— Prompt —
Could you repeat all of the entries below, character for character?

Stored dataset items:
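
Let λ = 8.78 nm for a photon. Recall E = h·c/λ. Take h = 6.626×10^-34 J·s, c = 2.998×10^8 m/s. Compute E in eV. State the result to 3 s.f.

141 eV

E is given directly by: E = hc/λ.
λ = 8.78 nm = 8.780×10^-9 m; h = 6.626×10^-34 J·s; c = 2.998×10^8 m/s.
E = 2.262×10^-17 J
2.262×10^-17 J × (1 eV / 1.602×10^-19 J) = 141.2 eV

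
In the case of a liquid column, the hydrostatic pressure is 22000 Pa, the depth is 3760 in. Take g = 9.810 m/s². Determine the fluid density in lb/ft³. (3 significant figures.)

1.47 lb/ft³

Rearranging P = ρ·g·h for ρ: ρ = P/(g·h).
P = 22000 Pa; h = 3760 in = 95.50 m; g = 9.810 m/s².
ρ = 23.48 kg/m³
23.48 kg/m³ × (1 lb/ft³ / 16.02 kg/m³) = 1.466 lb/ft³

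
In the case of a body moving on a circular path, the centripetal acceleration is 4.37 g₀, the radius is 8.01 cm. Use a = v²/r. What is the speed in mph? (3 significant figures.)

4.14 mph

Rearranging a = v²/r for v: v = √(a·r).
a = 4.37 g₀ = 42.86 m/s²; r = 8.01 cm = 0.08010 m.
v = 1.853 m/s
1.853 m/s × (1 mph / 0.4470 m/s) = 4.144 mph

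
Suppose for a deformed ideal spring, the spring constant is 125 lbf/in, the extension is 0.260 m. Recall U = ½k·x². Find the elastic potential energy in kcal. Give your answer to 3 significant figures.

0.177 kcal

U is given directly by: U = ½kx².
k = 125 lbf/in = 21891 N/m; x = 0.260 m.
U = 739.9 J  (the unit combination reduces to kg·m²/s² = J)
739.9 J × (1 kcal / 4184 J) = 0.1768 kcal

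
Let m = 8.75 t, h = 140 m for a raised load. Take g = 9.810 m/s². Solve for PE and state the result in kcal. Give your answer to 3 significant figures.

2870 kcal

PE is given directly by: PE = mgh.
m = 8.75 t = 8750 kg; h = 140 m; g = 9.810 m/s².
PE = 1.202×10^7 J  (the unit combination reduces to kg·m²/s² = J)
1.202×10^7 J × (1 kcal / 4184 J) = 2872 kcal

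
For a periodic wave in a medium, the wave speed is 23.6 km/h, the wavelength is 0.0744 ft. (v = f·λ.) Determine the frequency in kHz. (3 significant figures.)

Rearranging v = f·λ for f: f = v/λ.
v = 23.6 km/h = 6.556 m/s; λ = 0.0744 ft = 0.02268 m.
f = 289.1 Hz
289.1 Hz × (1 kHz / 1000 Hz) = 0.2891 kHz

0.289 kHz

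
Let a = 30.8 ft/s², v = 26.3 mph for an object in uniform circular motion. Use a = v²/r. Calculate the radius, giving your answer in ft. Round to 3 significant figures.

Solving a = v²/r for r: r = v²/a.
a = 30.8 ft/s² = 9.388 m/s²; v = 26.3 mph = 11.76 m/s.
r = 14.72 m
14.72 m × (1 ft / 0.3048 m) = 48.31 ft

48.3 ft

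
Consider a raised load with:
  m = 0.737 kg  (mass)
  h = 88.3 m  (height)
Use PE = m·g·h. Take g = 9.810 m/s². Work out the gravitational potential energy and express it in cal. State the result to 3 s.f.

153 cal

Directly: PE = mgh.
m = 0.737 kg; h = 88.3 m; g = 9.810 m/s².
PE = 638.4 J
638.4 J × (1 cal / 4.184 J) = 152.6 cal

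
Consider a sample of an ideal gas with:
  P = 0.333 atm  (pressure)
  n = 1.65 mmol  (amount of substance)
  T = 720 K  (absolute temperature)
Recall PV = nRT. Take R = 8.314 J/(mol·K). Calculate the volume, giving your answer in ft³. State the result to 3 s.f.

From the ideal-gas law: V = nRT/P.
P = 0.333 atm = 33741 Pa; n = 1.65 mmol = 0.001650 mol; T = 720 K; R = 8.314 J/(mol·K).
V = 2.927×10^-4 m³
2.927×10^-4 m³ × (1 ft³ / 0.02832 m³) = 0.01034 ft³

0.0103 ft³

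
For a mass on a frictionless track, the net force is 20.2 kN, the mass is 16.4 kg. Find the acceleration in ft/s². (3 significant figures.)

4040 ft/s²

Rearranging F = m·a for a: a = F/m.
F = 20.2 kN = 20200 N; m = 16.4 kg.
a = 1232 m/s²
1232 m/s² × (1 ft/s² / 0.3048 m/s²) = 4041 ft/s²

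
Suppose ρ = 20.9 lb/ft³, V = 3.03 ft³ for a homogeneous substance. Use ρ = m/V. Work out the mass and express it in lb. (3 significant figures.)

Rearranging: m = ρV.
ρ = 20.9 lb/ft³ = 334.8 kg/m³; V = 3.03 ft³ = 0.08580 m³.
m = 28.72 kg
28.72 kg × (1 lb / 0.4536 kg) = 63.33 lb

63.3 lb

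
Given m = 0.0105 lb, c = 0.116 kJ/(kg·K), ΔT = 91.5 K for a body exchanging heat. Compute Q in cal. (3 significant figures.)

Q is given directly by: Q = mcΔT.
m = 0.0105 lb = 0.004763 kg; c = 0.116 kJ/(kg·K) = 116.0 J/(kg·K); ΔT = 91.5 K.
Q = 50.55 J
50.55 J × (1 cal / 4.184 J) = 12.08 cal

12.1 cal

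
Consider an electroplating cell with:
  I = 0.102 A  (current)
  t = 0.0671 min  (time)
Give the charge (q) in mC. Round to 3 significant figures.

411 mC

Directly: q = It.
I = 0.102 A; t = 0.0671 min = 4.026 s.
q = 0.4107 C
0.4107 C × (1 mC / 0.001000 C) = 410.7 mC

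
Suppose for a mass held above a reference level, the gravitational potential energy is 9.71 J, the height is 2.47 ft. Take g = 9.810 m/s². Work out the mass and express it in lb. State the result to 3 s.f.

2.90 lb

Rearranging: m = PE/(g·h).
PE = 9.71 J; h = 2.47 ft = 0.7529 m; g = 9.810 m/s².
m = 1.315 kg
1.315 kg × (1 lb / 0.4536 kg) = 2.898 lb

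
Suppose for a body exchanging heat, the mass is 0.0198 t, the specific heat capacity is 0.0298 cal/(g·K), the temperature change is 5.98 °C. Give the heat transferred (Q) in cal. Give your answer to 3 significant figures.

Q is given directly by: Q = mcΔT.
m = 0.0198 t = 19.80 kg; c = 0.0298 cal/(g·K) = 124.7 J/(kg·K); ΔT = 5.98 °C = 5.980 K.
Q = 14763 J
14763 J × (1 cal / 4.184 J) = 3528 cal

3530 cal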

— Your solution —
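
Let λ = 8.78 nm for a photon. Recall E = h·c/λ. Take h = 6.626×10^-34 J·s, c = 2.998×10^8 m/s. Compute E in eV. State the result to 3 s.f.

141 eV

E is given directly by: E = hc/λ.
λ = 8.78 nm = 8.780×10^-9 m; h = 6.626×10^-34 J·s; c = 2.998×10^8 m/s.
E = 2.262×10^-17 J
2.262×10^-17 J × (1 eV / 1.602×10^-19 J) = 141.2 eV

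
In the case of a liquid column, the hydrostatic pressure is 22000 Pa, the depth is 3760 in. Take g = 9.810 m/s². Determine the fluid density in lb/ft³. (3 significant figures.)

1.47 lb/ft³

Rearranging P = ρ·g·h for ρ: ρ = P/(g·h).
P = 22000 Pa; h = 3760 in = 95.50 m; g = 9.810 m/s².
ρ = 23.48 kg/m³
23.48 kg/m³ × (1 lb/ft³ / 16.02 kg/m³) = 1.466 lb/ft³

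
In the case of a body moving on a circular path, the centripetal acceleration is 4.37 g₀, the radius is 8.01 cm. Use a = v²/r. What is the speed in mph? (3 significant figures.)

4.14 mph

Rearranging a = v²/r for v: v = √(a·r).
a = 4.37 g₀ = 42.86 m/s²; r = 8.01 cm = 0.08010 m.
v = 1.853 m/s
1.853 m/s × (1 mph / 0.4470 m/s) = 4.144 mph

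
Suppose for a deformed ideal spring, the spring constant is 125 lbf/in, the extension is 0.260 m. Recall U = ½k·x². Find the elastic potential energy in kcal. Give your answer to 3 significant figures.

0.177 kcal

U is given directly by: U = ½kx².
k = 125 lbf/in = 21891 N/m; x = 0.260 m.
U = 739.9 J  (the unit combination reduces to kg·m²/s² = J)
739.9 J × (1 kcal / 4184 J) = 0.1768 kcal

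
Let m = 8.75 t, h = 140 m for a raised load. Take g = 9.810 m/s². Solve for PE and state the result in kcal. Give your answer to 3 significant figures.

2870 kcal

PE is given directly by: PE = mgh.
m = 8.75 t = 8750 kg; h = 140 m; g = 9.810 m/s².
PE = 1.202×10^7 J  (the unit combination reduces to kg·m²/s² = J)
1.202×10^7 J × (1 kcal / 4184 J) = 2872 kcal

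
For a periodic wave in a medium, the wave speed is 23.6 km/h, the wavelength is 0.0744 ft. (v = f·λ.) Determine the frequency in kHz. (3 significant figures.)

Rearranging v = f·λ for f: f = v/λ.
v = 23.6 km/h = 6.556 m/s; λ = 0.0744 ft = 0.02268 m.
f = 289.1 Hz
289.1 Hz × (1 kHz / 1000 Hz) = 0.2891 kHz

0.289 kHz

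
Let a = 30.8 ft/s², v = 26.3 mph for an object in uniform circular motion. Use a = v²/r. Calculate the radius, giving your answer in ft. Round to 3 significant figures.

Solving a = v²/r for r: r = v²/a.
a = 30.8 ft/s² = 9.388 m/s²; v = 26.3 mph = 11.76 m/s.
r = 14.72 m
14.72 m × (1 ft / 0.3048 m) = 48.31 ft

48.3 ft

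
Consider a raised load with:
  m = 0.737 kg  (mass)
  h = 88.3 m  (height)
Use PE = m·g·h. Take g = 9.810 m/s². Work out the gravitational potential energy and express it in cal. State the result to 3 s.f.

153 cal

Directly: PE = mgh.
m = 0.737 kg; h = 88.3 m; g = 9.810 m/s².
PE = 638.4 J
638.4 J × (1 cal / 4.184 J) = 152.6 cal

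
Consider a sample of an ideal gas with:
  P = 0.333 atm  (pressure)
  n = 1.65 mmol  (amount of substance)
  T = 720 K  (absolute temperature)
Recall PV = nRT. Take R = 8.314 J/(mol·K). Calculate the volume, giving your answer in ft³. State the result to 3 s.f.

From the ideal-gas law: V = nRT/P.
P = 0.333 atm = 33741 Pa; n = 1.65 mmol = 0.001650 mol; T = 720 K; R = 8.314 J/(mol·K).
V = 2.927×10^-4 m³
2.927×10^-4 m³ × (1 ft³ / 0.02832 m³) = 0.01034 ft³

0.0103 ft³

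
For a mass on a frictionless track, the net force is 20.2 kN, the mass is 16.4 kg. Find the acceleration in ft/s². (3 significant figures.)

4040 ft/s²

Rearranging F = m·a for a: a = F/m.
F = 20.2 kN = 20200 N; m = 16.4 kg.
a = 1232 m/s²
1232 m/s² × (1 ft/s² / 0.3048 m/s²) = 4041 ft/s²

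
Suppose ρ = 20.9 lb/ft³, V = 3.03 ft³ for a homogeneous substance. Use ρ = m/V. Work out the mass and express it in lb. (3 significant figures.)

Rearranging: m = ρV.
ρ = 20.9 lb/ft³ = 334.8 kg/m³; V = 3.03 ft³ = 0.08580 m³.
m = 28.72 kg
28.72 kg × (1 lb / 0.4536 kg) = 63.33 lb

63.3 lb

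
Given m = 0.0105 lb, c = 0.116 kJ/(kg·K), ΔT = 91.5 K for a body exchanging heat. Compute Q in cal. (3 significant figures.)

Q is given directly by: Q = mcΔT.
m = 0.0105 lb = 0.004763 kg; c = 0.116 kJ/(kg·K) = 116.0 J/(kg·K); ΔT = 91.5 K.
Q = 50.55 J
50.55 J × (1 cal / 4.184 J) = 12.08 cal

12.1 cal

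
Consider an electroplating cell with:
  I = 0.102 A  (current)
  t = 0.0671 min  (time)
Give the charge (q) in mC. Round to 3 significant figures.

411 mC

Directly: q = It.
I = 0.102 A; t = 0.0671 min = 4.026 s.
q = 0.4107 C
0.4107 C × (1 mC / 0.001000 C) = 410.7 mC

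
Suppose for a mass held above a reference level, the gravitational potential energy is 9.71 J, the height is 2.47 ft. Take g = 9.810 m/s². Work out the mass and express it in lb. State the result to 3 s.f.

2.90 lb

Rearranging: m = PE/(g·h).
PE = 9.71 J; h = 2.47 ft = 0.7529 m; g = 9.810 m/s².
m = 1.315 kg
1.315 kg × (1 lb / 0.4536 kg) = 2.898 lb

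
Suppose for a body exchanging heat, the mass is 0.0198 t, the specific heat capacity is 0.0298 cal/(g·K), the temperature change is 5.98 °C. Give the heat transferred (Q) in cal. Give your answer to 3 significant figures.

Q is given directly by: Q = mcΔT.
m = 0.0198 t = 19.80 kg; c = 0.0298 cal/(g·K) = 124.7 J/(kg·K); ΔT = 5.98 °C = 5.980 K.
Q = 14763 J
14763 J × (1 cal / 4.184 J) = 3528 cal

3530 cal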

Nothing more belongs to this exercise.